Items listed in a dataset:
━━━━━━━━━━━━━━━━

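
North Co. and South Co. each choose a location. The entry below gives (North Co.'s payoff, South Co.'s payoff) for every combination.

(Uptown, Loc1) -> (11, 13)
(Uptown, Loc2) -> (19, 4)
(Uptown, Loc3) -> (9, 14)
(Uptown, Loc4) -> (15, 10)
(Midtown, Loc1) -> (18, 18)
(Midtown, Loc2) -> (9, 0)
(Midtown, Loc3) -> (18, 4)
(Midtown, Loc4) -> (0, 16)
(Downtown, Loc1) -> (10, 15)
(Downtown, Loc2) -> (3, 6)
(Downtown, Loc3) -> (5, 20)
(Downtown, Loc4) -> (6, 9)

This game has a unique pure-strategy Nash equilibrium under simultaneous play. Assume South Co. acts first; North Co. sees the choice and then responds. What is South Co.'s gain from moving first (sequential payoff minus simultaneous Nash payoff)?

0

Backward induction with South Co. moving first.
- Loc1 → North Co. plays Midtown (best of 11, 18, 10); South Co. gets 18.
- Loc2 → North Co. plays Uptown (best of 19, 9, 3); South Co. gets 4.
- Loc3 → North Co. plays Midtown (best of 9, 18, 5); South Co. gets 4.
- Loc4 → North Co. plays Uptown (best of 15, 0, 6); South Co. gets 10.
South Co.'s induced payoffs are 18, 4, 4, 10, so South Co. commits to Loc1. Subgame-perfect outcome: (Midtown, Loc1) with payoffs (18, 18).
Now find the simultaneous Nash equilibrium.
North Co.'s best replies: Loc1→Midtown; Loc2→Uptown; Loc3→Midtown; Loc4→Uptown.
South Co.'s best replies: Uptown→Loc3; Midtown→Loc1; Downtown→Loc3.
Only (Midtown, Loc1) has each player best-responding; Nash payoffs (18, 18).
South Co.'s commitment gain: 18 − 18 = 0.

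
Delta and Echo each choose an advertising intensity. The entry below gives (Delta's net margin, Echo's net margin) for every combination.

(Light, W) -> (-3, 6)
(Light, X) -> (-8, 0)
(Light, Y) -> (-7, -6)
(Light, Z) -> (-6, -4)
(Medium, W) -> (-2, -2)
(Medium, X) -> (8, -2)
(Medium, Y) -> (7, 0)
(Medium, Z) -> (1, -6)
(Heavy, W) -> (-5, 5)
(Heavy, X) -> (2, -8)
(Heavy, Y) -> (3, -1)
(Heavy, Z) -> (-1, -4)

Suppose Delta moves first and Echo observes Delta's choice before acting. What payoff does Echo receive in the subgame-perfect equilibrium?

0

Solve by backward induction (Delta leads).
- Light: Echo compares 6, 0, -6, -4 and picks W; Delta would get -3.
- Medium: Echo compares -2, -2, 0, -6 and picks Y; Delta would get 7.
- Heavy: Echo compares 5, -8, -1, -4 and picks W; Delta would get -5.
Among -3, 7, -5, the best is 7 at Medium. Subgame-perfect outcome: (Medium, Y) with payoffs (7, 0).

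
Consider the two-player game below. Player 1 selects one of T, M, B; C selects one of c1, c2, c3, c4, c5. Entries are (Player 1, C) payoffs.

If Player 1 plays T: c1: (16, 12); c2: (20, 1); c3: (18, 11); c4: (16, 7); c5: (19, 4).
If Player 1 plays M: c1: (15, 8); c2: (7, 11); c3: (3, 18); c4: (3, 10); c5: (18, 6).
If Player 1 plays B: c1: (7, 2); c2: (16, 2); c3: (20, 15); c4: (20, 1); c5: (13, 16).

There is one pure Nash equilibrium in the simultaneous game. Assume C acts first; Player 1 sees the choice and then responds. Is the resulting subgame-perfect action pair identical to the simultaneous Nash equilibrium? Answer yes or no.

Solve by backward induction (C leads).
- c1: Player 1 compares 16, 15, 7 and picks T; C would get 12.
- c2: Player 1 compares 20, 7, 16 and picks T; C would get 1.
- c3: Player 1 compares 18, 3, 20 and picks B; C would get 15.
- c4: Player 1 compares 16, 3, 20 and picks B; C would get 1.
- c5: Player 1 compares 19, 18, 13 and picks T; C would get 4.
C's induced payoffs are 12, 1, 15, 1, 4, so C commits to c3. Subgame-perfect outcome: (B, c3) with payoffs (20, 15).
Under simultaneous play:
Player 1's best replies: c1→T; c2→T; c3→B; c4→B; c5→T.
C's best replies: T→c1; M→c3; B→c5.
Only (T, c1) has each player best-responding; Nash payoffs (16, 12).
Sequential outcome (B, c3) differs from the Nash profile (T, c1).

no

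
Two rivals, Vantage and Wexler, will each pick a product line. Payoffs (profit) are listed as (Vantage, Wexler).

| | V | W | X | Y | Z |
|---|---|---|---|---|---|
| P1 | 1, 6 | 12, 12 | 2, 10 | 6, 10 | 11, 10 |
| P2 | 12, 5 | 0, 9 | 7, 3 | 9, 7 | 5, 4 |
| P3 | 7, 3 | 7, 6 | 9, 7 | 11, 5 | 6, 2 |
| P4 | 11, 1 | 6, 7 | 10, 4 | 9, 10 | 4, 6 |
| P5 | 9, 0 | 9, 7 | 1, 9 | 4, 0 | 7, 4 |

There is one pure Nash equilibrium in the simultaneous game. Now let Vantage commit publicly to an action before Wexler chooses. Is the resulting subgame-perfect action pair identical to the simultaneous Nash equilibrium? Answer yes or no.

yes

Solve by backward induction (Vantage leads).
- P1: Wexler compares 6, 12, 10, 10, 10 and picks W; Vantage would get 12.
- P2: Wexler compares 5, 9, 3, 7, 4 and picks W; Vantage would get 0.
- P3: Wexler compares 3, 6, 7, 5, 2 and picks X; Vantage would get 9.
- P4: Wexler compares 1, 7, 4, 10, 6 and picks Y; Vantage would get 9.
- P5: Wexler compares 0, 7, 9, 0, 4 and picks X; Vantage would get 1.
Vantage's induced payoffs are 12, 0, 9, 9, 1, so Vantage commits to P1. Subgame-perfect outcome: (P1, W) with payoffs (12, 12).
Under simultaneous play:
Vantage's best replies: V→P2; W→P1; X→P4; Y→P3; Z→P1.
Wexler's best replies: P1→W; P2→W; P3→X; P4→Y; P5→X.
The unique mutual best reply is (P1, W), giving (12, 12).
Sequential outcome (P1, W) coincides with the Nash profile (P1, W).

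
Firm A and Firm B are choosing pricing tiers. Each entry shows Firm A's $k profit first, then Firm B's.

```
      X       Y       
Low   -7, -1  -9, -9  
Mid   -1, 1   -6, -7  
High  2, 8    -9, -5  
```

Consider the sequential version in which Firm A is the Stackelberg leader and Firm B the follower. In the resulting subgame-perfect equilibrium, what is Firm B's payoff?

8

Backward induction with Firm A moving first.
- Low: BR = X, leader payoff -7.
- Mid: BR = X, leader payoff -1.
- High: BR = X, leader payoff 2.
Among -7, -1, 2, the best is 2 at High. Subgame-perfect outcome: (High, X) with payoffs (2, 8).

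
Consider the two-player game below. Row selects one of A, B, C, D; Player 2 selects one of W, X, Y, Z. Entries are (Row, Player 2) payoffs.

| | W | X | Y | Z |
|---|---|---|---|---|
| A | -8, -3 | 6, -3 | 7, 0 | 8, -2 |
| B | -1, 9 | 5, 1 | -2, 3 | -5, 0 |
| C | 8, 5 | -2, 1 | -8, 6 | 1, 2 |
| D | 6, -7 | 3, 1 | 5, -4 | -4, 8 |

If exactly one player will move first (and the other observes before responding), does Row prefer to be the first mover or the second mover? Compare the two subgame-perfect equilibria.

second

If Row leads: Player 2's best replies are A→Y, B→W, C→Y, D→Z; Row's induced payoffs 7, -1, -8, -4; outcome (A, Y), payoffs (7, 0).
If Player 2 leads: Row's best replies are W→C, X→A, Y→A, Z→A; Player 2's induced payoffs 5, -3, 0, -2; outcome (C, W), payoffs (8, 5).
Row gets 7 moving first and 8 moving second, so Row prefers to move second.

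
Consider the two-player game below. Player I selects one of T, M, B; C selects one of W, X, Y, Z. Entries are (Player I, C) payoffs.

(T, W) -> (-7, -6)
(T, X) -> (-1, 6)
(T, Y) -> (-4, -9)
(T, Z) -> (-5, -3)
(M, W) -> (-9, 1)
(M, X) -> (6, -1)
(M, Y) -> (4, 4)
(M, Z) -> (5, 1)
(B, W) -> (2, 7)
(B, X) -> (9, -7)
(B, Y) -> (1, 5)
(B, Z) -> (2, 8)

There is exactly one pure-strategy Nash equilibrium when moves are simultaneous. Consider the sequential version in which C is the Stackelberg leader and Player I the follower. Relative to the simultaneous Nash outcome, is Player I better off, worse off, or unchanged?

Work backward from Player I's decision.
- W: Player I compares -7, -9, 2 and picks B; C would get 7.
- X: Player I compares -1, 6, 9 and picks B; C would get -7.
- Y: Player I compares -4, 4, 1 and picks M; C would get 4.
- Z: Player I compares -5, 5, 2 and picks M; C would get 1.
Maximizing over 7, -7, 4, 1, C chooses W. Subgame-perfect outcome: (B, W) with payoffs (2, 7).
Now find the simultaneous Nash equilibrium.
Player I's best replies: W→B; X→B; Y→M; Z→M.
C's best replies: T→X; M→Y; B→Z.
Only (M, Y) has each player best-responding; Nash payoffs (4, 4).
Player I earns 2 sequentially versus 4 at the Nash outcome: worse off.

worse off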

━━━━━━━━━━━━━━━━

--- Task goal ---
Your task for the entries above: copy exactly the span starting with the line with "(Downtown, Loc2) -> (3, 6)" and going on through the line with "(Downtown, Loc4) -> (6, 9)", both lines included, and nothing else.

--- Written answer ---
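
(Downtown, Loc2) -> (3, 6)
(Downtown, Loc3) -> (5, 20)
(Downtown, Loc4) -> (6, 9)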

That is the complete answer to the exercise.